[Data records — start]

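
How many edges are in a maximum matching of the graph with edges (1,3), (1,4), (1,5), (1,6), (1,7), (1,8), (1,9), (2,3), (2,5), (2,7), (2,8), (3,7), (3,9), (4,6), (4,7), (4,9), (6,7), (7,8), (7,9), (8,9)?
4 (matching: (1,9), (2,8), (3,7), (4,6); upper bound floor(n/2) = floor(9/2) = 4)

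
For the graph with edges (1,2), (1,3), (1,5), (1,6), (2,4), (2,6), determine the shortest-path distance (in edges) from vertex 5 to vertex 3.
2 (path: 5 -> 1 -> 3, 2 edges)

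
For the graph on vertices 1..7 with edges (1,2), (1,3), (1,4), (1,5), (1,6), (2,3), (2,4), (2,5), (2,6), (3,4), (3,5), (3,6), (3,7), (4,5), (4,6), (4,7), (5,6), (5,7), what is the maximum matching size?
3 (matching: (1,6), (2,4), (5,7); upper bound floor(n/2) = floor(7/2) = 3)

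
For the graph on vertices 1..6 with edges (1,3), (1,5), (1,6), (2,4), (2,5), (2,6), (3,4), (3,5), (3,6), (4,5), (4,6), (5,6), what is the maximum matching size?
3 (matching: (1,6), (2,5), (3,4); upper bound floor(n/2) = floor(6/2) = 3)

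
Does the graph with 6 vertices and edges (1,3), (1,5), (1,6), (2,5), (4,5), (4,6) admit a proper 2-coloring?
Yes. Partition: {1, 2, 4}, {3, 5, 6}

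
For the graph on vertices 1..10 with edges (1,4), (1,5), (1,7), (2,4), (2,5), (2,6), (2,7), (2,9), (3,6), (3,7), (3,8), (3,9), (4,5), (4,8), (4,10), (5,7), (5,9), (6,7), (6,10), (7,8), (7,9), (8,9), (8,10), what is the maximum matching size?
5 (matching: (1,7), (2,5), (3,6), (4,10), (8,9); upper bound floor(n/2) = floor(10/2) = 5)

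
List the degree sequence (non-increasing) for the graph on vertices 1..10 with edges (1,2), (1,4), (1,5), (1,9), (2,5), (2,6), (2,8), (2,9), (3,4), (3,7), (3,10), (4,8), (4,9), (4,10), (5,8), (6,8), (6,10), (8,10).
[5, 5, 5, 4, 4, 3, 3, 3, 3, 1] (degrees: deg(1)=4, deg(2)=5, deg(3)=3, deg(4)=5, deg(5)=3, deg(6)=3, deg(7)=1, deg(8)=5, deg(9)=3, deg(10)=4)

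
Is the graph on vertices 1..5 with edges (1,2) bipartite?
Yes. Partition: {1, 3, 4, 5}, {2}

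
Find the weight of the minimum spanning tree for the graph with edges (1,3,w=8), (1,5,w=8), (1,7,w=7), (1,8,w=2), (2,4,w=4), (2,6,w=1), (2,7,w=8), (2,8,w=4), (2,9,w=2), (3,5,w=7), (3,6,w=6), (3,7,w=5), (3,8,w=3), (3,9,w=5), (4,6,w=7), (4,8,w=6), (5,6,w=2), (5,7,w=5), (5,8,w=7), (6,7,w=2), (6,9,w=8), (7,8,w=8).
20 (MST edges: (1,8,w=2), (2,4,w=4), (2,6,w=1), (2,8,w=4), (2,9,w=2), (3,8,w=3), (5,6,w=2), (6,7,w=2); sum of weights 2 + 4 + 1 + 4 + 2 + 3 + 2 + 2 = 20)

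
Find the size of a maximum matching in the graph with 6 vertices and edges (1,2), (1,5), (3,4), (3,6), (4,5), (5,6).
3 (matching: (1,2), (3,4), (5,6); upper bound floor(n/2) = floor(6/2) = 3)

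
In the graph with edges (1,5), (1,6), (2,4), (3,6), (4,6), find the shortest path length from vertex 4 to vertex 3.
2 (path: 4 -> 6 -> 3, 2 edges)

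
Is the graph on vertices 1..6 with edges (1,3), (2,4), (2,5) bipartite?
Yes. Partition: {1, 2, 6}, {3, 4, 5}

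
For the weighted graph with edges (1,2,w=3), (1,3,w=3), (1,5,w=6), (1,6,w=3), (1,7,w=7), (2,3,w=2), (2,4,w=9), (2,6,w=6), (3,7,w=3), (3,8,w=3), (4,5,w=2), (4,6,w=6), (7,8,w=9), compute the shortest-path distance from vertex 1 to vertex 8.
6 (path: 1 -> 3 -> 8; weights 3 + 3 = 6)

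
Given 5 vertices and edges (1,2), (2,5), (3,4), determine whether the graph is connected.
No, it has 2 components: {1, 2, 5}, {3, 4}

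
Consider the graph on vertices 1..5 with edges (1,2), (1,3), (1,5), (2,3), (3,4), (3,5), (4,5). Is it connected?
Yes (BFS from 1 visits [1, 2, 3, 5, 4] — all 5 vertices reached)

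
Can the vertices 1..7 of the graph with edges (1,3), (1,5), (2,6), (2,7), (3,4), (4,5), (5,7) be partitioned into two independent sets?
Yes. Partition: {1, 4, 6, 7}, {2, 3, 5}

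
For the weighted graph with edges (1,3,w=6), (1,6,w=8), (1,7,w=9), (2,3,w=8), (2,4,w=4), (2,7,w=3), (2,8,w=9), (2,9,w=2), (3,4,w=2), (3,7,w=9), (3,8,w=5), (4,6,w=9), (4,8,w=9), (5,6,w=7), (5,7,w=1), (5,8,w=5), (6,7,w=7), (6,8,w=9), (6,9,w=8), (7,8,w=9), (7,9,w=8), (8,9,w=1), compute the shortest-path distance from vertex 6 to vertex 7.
7 (path: 6 -> 7; weights 7 = 7)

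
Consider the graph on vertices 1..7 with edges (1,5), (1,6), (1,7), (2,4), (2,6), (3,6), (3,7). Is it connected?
Yes (BFS from 1 visits [1, 5, 6, 7, 2, 3, 4] — all 7 vertices reached)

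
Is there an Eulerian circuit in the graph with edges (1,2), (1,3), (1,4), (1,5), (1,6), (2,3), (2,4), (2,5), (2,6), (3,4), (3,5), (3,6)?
No (6 vertices have odd degree: {1, 2, 3, 4, 5, 6}; Eulerian circuit requires 0)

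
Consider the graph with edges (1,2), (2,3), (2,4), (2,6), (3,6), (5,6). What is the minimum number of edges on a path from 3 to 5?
2 (path: 3 -> 6 -> 5, 2 edges)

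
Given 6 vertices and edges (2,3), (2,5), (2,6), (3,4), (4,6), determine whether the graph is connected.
No, it has 2 components: {1}, {2, 3, 4, 5, 6}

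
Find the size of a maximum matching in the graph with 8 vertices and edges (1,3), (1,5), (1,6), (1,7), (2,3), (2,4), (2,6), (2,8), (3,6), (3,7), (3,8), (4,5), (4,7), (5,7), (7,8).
4 (matching: (1,6), (2,3), (4,5), (7,8); upper bound floor(n/2) = floor(8/2) = 4)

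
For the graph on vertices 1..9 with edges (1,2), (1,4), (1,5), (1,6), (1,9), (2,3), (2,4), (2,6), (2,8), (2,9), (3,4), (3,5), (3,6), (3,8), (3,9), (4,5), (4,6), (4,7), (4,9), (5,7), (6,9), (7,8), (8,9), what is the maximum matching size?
4 (matching: (1,6), (3,5), (4,9), (7,8); upper bound floor(n/2) = floor(9/2) = 4)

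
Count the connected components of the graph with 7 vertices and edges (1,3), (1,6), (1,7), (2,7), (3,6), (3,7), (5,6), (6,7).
2 (components: {1, 2, 3, 5, 6, 7}, {4})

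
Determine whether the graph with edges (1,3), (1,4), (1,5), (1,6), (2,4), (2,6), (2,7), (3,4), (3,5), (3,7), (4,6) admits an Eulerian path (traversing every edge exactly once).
Yes (the graph is connected and exactly 2 vertices have odd degree: {2, 6}; any Eulerian path must start and end at those)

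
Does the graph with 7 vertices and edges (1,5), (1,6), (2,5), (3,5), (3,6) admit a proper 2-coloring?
Yes. Partition: {1, 2, 3, 4, 7}, {5, 6}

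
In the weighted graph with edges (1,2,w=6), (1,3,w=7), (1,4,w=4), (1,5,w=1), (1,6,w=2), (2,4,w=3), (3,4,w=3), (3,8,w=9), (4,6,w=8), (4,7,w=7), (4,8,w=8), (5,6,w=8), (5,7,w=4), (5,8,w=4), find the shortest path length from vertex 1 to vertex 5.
1 (path: 1 -> 5; weights 1 = 1)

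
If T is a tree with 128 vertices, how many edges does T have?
127 (A tree on V vertices has V - 1 edges, so 128 - 1 = 127)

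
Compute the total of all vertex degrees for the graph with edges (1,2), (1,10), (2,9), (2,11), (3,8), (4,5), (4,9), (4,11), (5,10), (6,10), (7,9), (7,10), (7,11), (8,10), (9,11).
30 (handshake: sum of degrees = 2|E| = 2 x 15 = 30)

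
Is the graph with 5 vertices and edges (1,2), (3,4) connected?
No, it has 3 components: {1, 2}, {3, 4}, {5}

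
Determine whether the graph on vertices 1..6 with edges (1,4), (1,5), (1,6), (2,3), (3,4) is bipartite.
Yes. Partition: {1, 3}, {2, 4, 5, 6}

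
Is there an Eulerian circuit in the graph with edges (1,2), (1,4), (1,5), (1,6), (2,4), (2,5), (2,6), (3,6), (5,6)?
No (2 vertices have odd degree: {3, 5}; Eulerian circuit requires 0)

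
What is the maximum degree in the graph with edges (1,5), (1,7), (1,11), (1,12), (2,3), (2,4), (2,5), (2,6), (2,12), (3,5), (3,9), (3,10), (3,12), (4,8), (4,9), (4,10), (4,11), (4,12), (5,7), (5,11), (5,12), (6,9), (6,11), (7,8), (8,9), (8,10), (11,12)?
6 (attained at vertices 4, 5, 12)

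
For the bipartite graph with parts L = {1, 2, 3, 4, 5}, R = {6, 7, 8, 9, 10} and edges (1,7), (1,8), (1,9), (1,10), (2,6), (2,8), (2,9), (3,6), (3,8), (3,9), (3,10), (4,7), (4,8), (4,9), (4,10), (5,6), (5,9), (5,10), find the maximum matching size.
5 (matching: (1,10), (2,9), (3,8), (4,7), (5,6); upper bound min(|L|,|R|) = min(5,5) = 5)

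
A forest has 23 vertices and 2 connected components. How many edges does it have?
21 (Each of the 2 component trees on V_i vertices has V_i - 1 edges; summing gives V - C = 23 - 2 = 21)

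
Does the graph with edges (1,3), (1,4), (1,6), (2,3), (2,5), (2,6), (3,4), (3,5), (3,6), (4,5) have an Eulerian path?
No (6 vertices have odd degree: {1, 2, 3, 4, 5, 6}; Eulerian path requires 0 or 2)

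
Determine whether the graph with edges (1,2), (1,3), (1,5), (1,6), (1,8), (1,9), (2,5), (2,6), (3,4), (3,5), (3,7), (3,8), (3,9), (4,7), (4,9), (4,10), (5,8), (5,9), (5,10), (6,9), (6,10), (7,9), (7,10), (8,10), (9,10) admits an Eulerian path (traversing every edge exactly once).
Yes (the graph is connected and exactly 2 vertices have odd degree: {2, 9}; any Eulerian path must start and end at those)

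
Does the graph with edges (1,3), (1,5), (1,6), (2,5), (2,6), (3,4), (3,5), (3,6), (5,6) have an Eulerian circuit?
No (2 vertices have odd degree: {1, 4}; Eulerian circuit requires 0)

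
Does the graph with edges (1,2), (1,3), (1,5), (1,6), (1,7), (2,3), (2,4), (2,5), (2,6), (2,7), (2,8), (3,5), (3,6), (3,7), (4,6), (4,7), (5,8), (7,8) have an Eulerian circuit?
No (6 vertices have odd degree: {1, 2, 3, 4, 7, 8}; Eulerian circuit requires 0)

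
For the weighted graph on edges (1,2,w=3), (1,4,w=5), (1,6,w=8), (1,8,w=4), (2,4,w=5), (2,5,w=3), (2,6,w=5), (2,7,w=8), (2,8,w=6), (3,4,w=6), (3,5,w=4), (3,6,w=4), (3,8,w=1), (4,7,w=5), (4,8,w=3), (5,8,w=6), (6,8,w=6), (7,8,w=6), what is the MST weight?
23 (MST edges: (1,2,w=3), (1,8,w=4), (2,5,w=3), (3,6,w=4), (3,8,w=1), (4,7,w=5), (4,8,w=3); sum of weights 3 + 4 + 3 + 4 + 1 + 5 + 3 = 23)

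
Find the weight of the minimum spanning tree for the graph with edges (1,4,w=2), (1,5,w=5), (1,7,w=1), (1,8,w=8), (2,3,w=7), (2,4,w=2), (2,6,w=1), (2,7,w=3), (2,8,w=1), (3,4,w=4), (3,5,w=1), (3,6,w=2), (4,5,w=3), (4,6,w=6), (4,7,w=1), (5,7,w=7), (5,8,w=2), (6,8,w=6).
9 (MST edges: (1,7,w=1), (2,4,w=2), (2,6,w=1), (2,8,w=1), (3,5,w=1), (3,6,w=2), (4,7,w=1); sum of weights 1 + 2 + 1 + 1 + 1 + 2 + 1 = 9)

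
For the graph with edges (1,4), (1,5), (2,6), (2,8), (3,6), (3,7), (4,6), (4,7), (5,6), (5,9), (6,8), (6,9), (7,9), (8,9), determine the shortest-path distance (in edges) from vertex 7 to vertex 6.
2 (path: 7 -> 3 -> 6, 2 edges)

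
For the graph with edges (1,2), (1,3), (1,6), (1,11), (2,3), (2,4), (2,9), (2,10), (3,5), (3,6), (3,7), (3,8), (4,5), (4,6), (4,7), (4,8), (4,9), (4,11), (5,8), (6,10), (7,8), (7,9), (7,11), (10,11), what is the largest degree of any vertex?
7 (attained at vertex 4)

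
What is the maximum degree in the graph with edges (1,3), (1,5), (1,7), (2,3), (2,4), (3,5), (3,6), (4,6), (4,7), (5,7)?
4 (attained at vertex 3)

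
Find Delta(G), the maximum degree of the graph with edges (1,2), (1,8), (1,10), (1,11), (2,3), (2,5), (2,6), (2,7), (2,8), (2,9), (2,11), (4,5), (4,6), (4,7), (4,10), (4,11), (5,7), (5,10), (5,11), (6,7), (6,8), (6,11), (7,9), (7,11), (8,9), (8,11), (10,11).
8 (attained at vertices 2, 11)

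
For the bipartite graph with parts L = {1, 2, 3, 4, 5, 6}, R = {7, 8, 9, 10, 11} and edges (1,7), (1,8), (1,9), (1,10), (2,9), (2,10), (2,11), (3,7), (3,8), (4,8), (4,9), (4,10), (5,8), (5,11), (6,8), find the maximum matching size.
5 (matching: (1,10), (2,11), (3,7), (4,9), (5,8); upper bound min(|L|,|R|) = min(6,5) = 5)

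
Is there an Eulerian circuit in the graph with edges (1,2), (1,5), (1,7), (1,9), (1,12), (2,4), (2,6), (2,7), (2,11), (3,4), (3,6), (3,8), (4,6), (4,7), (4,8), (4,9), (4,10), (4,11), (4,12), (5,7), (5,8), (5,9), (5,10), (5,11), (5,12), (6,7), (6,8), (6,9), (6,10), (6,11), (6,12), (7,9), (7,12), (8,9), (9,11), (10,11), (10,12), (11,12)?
No (12 vertices have odd degree: {1, 2, 3, 4, 5, 6, 7, 8, 9, 10, 11, 12}; Eulerian circuit requires 0)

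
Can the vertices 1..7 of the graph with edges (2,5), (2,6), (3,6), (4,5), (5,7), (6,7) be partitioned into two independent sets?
Yes. Partition: {1, 2, 3, 4, 7}, {5, 6}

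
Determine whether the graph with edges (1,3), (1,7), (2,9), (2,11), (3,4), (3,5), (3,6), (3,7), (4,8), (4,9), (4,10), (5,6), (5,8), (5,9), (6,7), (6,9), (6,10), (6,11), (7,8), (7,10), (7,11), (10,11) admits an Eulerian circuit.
No (2 vertices have odd degree: {3, 8}; Eulerian circuit requires 0)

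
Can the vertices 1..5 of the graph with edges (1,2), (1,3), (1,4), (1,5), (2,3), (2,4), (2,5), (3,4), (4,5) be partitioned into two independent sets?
No (odd cycle of length 3: 4 -> 1 -> 5 -> 4)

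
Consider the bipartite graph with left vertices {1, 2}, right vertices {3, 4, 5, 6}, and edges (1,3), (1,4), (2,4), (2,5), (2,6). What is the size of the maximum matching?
2 (matching: (1,4), (2,6); upper bound min(|L|,|R|) = min(2,4) = 2)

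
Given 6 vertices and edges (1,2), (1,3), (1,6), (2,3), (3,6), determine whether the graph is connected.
No, it has 3 components: {1, 2, 3, 6}, {4}, {5}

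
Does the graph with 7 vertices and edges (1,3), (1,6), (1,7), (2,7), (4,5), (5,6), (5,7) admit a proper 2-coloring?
Yes. Partition: {1, 2, 5}, {3, 4, 6, 7}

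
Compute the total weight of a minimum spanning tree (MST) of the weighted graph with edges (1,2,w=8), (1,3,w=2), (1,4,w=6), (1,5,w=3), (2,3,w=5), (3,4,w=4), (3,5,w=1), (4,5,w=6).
12 (MST edges: (1,3,w=2), (2,3,w=5), (3,4,w=4), (3,5,w=1); sum of weights 2 + 5 + 4 + 1 = 12)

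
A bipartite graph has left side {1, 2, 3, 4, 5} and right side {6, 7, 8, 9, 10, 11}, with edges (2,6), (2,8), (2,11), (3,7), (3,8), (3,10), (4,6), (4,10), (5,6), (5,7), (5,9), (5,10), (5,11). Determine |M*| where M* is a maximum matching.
4 (matching: (2,11), (3,8), (4,10), (5,9); upper bound min(|L|,|R|) = min(5,6) = 5)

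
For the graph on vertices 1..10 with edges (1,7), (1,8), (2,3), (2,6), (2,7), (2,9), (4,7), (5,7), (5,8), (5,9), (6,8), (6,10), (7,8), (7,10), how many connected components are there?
1 (components: {1, 2, 3, 4, 5, 6, 7, 8, 9, 10})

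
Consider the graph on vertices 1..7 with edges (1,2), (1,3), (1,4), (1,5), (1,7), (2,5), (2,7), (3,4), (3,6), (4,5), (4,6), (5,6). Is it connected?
Yes (BFS from 1 visits [1, 2, 3, 4, 5, 7, 6] — all 7 vertices reached)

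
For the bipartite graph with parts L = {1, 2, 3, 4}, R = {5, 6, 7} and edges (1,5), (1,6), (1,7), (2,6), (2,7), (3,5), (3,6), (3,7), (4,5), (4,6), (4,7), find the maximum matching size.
3 (matching: (1,7), (2,6), (3,5); upper bound min(|L|,|R|) = min(4,3) = 3)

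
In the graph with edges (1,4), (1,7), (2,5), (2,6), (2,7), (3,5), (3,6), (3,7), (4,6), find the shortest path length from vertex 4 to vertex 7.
2 (path: 4 -> 1 -> 7, 2 edges)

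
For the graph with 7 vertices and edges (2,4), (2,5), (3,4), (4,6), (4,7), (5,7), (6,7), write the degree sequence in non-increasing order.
[4, 3, 2, 2, 2, 1, 0] (degrees: deg(1)=0, deg(2)=2, deg(3)=1, deg(4)=4, deg(5)=2, deg(6)=2, deg(7)=3)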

[Data records — finish]

# What is expected
Print exactly the lines from the one with "(4,7), find the maximum matching size." through the end of the data, inclusive.

# Response area
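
For the bipartite graph with parts L = {1, 2, 3, 4}, R = {5, 6, 7} and edges (1,5), (1,6), (1,7), (2,6), (2,7), (3,5), (3,6), (3,7), (4,5), (4,6), (4,7), find the maximum matching size.
3 (matching: (1,7), (2,6), (3,5); upper bound min(|L|,|R|) = min(4,3) = 3)

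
In the graph with edges (1,4), (1,7), (2,5), (2,6), (2,7), (3,5), (3,6), (3,7), (4,6), find the shortest path length from vertex 4 to vertex 7.
2 (path: 4 -> 1 -> 7, 2 edges)

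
For the graph with 7 vertices and edges (2,4), (2,5), (3,4), (4,6), (4,7), (5,7), (6,7), write the degree sequence in non-increasing order.
[4, 3, 2, 2, 2, 1, 0] (degrees: deg(1)=0, deg(2)=2, deg(3)=1, deg(4)=4, deg(5)=2, deg(6)=2, deg(7)=3)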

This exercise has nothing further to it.